Stored items
——
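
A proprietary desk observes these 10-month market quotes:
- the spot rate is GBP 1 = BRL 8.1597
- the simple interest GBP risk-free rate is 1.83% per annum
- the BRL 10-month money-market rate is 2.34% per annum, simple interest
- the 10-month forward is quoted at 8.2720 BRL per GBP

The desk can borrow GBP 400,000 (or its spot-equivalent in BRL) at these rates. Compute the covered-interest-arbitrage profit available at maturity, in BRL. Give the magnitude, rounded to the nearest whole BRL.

BRL 31,734

T = 10/12 years.
Keep in GBP, deliver into the forward: 400,000·1.015250·8.2720 = BRL 3,359,259.20.
Swap to BRL now, deposit: 400,000·8.1597·1.019500 = BRL 3,327,525.66.
The quoted forward overvalues GBP, so borrow BRL, buy GBP at spot, deposit the GBP at 1.83%, and sell the proceeds forward at 8.2720.
Profit = 3,359,259.20 − 3,327,525.66 = BRL 31,734.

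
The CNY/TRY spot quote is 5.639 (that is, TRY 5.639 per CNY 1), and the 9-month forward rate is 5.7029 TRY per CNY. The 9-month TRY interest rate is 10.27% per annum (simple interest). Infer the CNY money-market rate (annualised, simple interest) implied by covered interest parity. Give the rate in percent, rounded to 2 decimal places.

8.66%

T = 9/12 years.
CIP gives F = S · g_TRY/g_CNY, so g_TRY/g_CNY = 5.7029/5.639 = 1.0113318.
TRY growth factor: 1 + 0.1027×9/12 = 1.077025.
Hence g_CNY = 1.0649571.
r = (1.0649571 − 1)/(9/12) = 0.086609 → 8.66%.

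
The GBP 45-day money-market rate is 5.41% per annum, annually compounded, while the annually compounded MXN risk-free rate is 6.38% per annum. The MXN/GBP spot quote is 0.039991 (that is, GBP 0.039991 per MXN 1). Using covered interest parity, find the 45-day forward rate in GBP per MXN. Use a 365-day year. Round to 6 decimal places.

0.039946

T = 45/365 years.
GBP accumulates by (1 + 0.0541)^(45/365) = 1.0065168.
Growth of 1 MXN over T: (1 + 0.0638)^(45/365) = 1.0076542.
Forward (GBP per MXN) = 0.039991 × 1.0065168 / 1.0076542 = 0.03994586.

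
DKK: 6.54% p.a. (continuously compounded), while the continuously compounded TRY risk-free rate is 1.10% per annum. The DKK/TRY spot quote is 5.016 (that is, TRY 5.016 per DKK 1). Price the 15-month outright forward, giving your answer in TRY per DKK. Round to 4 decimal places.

T = 15/12 years.
Growth of 1 TRY over T: e^(0.0110×15/12) = 1.013845.
DKK growth factor: e^(0.0654×15/12) = 1.0851845.
So F = 5.016 × 1.013845 / 1.0851845 = 4.686251 (TRY/DKK).

4.6863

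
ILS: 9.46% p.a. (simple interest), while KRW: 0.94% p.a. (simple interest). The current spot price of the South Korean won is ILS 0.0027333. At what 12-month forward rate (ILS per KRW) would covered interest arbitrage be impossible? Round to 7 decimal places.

T = 1 year.
ILS accumulates by 1 + 0.0946×1 = 1.094600.
KRW accumulates by 1 + 0.0094×1 = 1.009400.
So F = 0.0027333 × 1.094600 / 1.009400 = 0.002964009 (ILS/KRW).

0.0029640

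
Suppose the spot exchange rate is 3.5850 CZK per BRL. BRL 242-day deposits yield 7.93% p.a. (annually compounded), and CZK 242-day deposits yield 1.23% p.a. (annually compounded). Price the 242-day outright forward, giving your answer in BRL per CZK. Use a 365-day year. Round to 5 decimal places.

T = 242/365 years.
Growth of 1 CZK over T: (1 + 0.0123)^(242/365) = 1.0081383.
BRL accumulates by (1 + 0.0793)^(242/365) = 1.0518982.
CIP: F = S · (grow CZK)/(grow BRL) = 3.585 × 1.0081383/1.0518982 = 3.435861 CZK per BRL.
Invert for BRL per CZK: 1 / 3.435861 = 0.29105.

0.29105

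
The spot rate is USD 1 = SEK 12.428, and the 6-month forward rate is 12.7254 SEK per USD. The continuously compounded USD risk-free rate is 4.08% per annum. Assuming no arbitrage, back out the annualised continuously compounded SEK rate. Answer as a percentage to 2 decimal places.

T = 6/12 years.
CIP gives F = S · g_SEK/g_USD, so g_SEK/g_USD = 12.7254/12.428 = 1.0239298.
USD growth factor: e^(0.0408×6/12) = 1.0206095.
So the SEK growth factor = 1.0450325.
Take logs: ln 1.0450325 / (6/12) = 0.088096, so 8.81%.

8.81%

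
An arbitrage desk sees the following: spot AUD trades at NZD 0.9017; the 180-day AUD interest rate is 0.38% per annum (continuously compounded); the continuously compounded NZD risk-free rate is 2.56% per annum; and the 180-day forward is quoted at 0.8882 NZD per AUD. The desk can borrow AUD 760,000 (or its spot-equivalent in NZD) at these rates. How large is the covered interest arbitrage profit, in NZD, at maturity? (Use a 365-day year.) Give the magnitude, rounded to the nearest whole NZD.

T = 180/365 years.
Route A — deposit AUD, sell forward: 760,000 × 1.00187573 × 0.8882 = NZD 676,298.18.
Route B — convert at spot, deposit NZD: 760,000 × 0.9017 × 1.01270468 = NZD 693,998.42.
The quoted forward undervalues AUD, so borrow AUD, convert to NZD at spot, deposit the NZD at 2.56%, and buy AUD forward at 0.8882 to cover the loan.
Profit = 693,998.42 − 676,298.18 = NZD 17,700.

NZD 17,700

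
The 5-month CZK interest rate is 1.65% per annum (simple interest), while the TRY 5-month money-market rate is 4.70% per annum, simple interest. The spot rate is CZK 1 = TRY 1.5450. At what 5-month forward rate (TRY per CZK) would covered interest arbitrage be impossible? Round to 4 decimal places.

1.5645

T = 5/12 years.
Growth of 1 TRY over T: 1 + 0.0470×5/12 = 1.0195833.
Growth of 1 CZK over T: 1 + 0.0165×5/12 = 1.006875.
So F = 1.545 × 1.0195833 / 1.006875 = 1.564500 (TRY/CZK).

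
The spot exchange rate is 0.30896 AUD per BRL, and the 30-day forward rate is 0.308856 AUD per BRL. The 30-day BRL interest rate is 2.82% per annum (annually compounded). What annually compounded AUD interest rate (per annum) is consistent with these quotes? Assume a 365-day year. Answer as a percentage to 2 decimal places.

2.40%

T = 30/365 years.
F/S = 0.308856/0.30896 = 0.9996634 = (growth of AUD) / (growth of BRL).
BRL growth factor: (1 + 0.0282)^(30/365) = 1.0022883.
Hence g_AUD = 1.0019509.
Annualise: 1.0019509^(365/30) − 1 = 0.023996 = 2.40%.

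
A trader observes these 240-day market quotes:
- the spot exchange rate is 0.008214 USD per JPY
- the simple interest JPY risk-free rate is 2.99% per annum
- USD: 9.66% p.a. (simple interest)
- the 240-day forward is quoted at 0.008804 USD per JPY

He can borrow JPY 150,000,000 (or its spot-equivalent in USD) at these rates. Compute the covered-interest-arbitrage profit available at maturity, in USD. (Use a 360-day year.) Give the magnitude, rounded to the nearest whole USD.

T = 240/360 years.
Route A — deposit JPY, sell forward: 150,000,000 × 1.019933333 × 0.008804 = USD 1,346,923.96.
Route B — convert at spot, deposit USD: 150,000,000 × 0.008214 × 1.064400 = USD 1,311,447.24.
The quoted forward overvalues JPY, so borrow USD, buy JPY at spot, deposit the JPY at 2.99%, and sell the proceeds forward at 0.008804.
The gap between the two covered legs is USD 35,477.

USD 35,477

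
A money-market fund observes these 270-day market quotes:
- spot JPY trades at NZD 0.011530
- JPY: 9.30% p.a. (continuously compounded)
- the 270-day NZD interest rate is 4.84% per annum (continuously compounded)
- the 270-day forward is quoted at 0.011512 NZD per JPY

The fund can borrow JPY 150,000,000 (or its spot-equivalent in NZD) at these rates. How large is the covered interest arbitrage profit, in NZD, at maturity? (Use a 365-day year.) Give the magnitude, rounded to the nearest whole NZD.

NZD 57,233

T = 270/365 years.
Keep in JPY, deliver into the forward: 150,000,000·1.071216074·0.011512 = NZD 1,849,775.92.
Swap to NZD now, deposit: 150,000,000·0.011530·1.036451376 = NZD 1,792,542.65.
The quoted forward overvalues JPY, so borrow NZD, buy JPY at spot, deposit the JPY at 9.30%, and sell the proceeds forward at 0.011512.
Arbitrage profit = |1,849,775.92 − 1,792,542.65| = NZD 57,233.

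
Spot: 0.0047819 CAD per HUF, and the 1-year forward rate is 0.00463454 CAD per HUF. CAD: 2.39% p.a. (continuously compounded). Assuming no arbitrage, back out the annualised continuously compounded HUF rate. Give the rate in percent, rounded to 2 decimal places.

5.52%

T = 1 year.
F/S = 0.00463454/0.0047819 = 0.9691838 = (growth of CAD) / (growth of HUF).
The CAD side grows by e^(0.0239×1) = 1.0241879.
Hence g_HUF = 1.056753.
Take logs: ln 1.056753 / 1 = 0.055201, so 5.52%.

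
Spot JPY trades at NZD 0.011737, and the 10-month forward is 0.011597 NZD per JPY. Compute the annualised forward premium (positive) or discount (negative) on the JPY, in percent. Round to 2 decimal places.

T = 10/12 years.
(F − S)/S = (0.011597 − 0.011737)/0.011737 = -0.0119281.
Per annum: -0.0119281 / (10/12) = -0.014314 = -1.43%.

-1.43%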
——
*WHAT THE TASK REQUIRES:* What you should output is every line of the records above, from the first through the line containing "- the 10-month", unchanged.

*RESPONSE BOX:*
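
A proprietary desk observes these 10-month market quotes:
- the spot rate is GBP 1 = BRL 8.1597
- the simple interest GBP risk-free rate is 1.83% per annum
- the BRL 10-month money-market rate is 2.34% per annum, simple interest
- the 10-month forward is quoted at 8.2720 BRL per GBP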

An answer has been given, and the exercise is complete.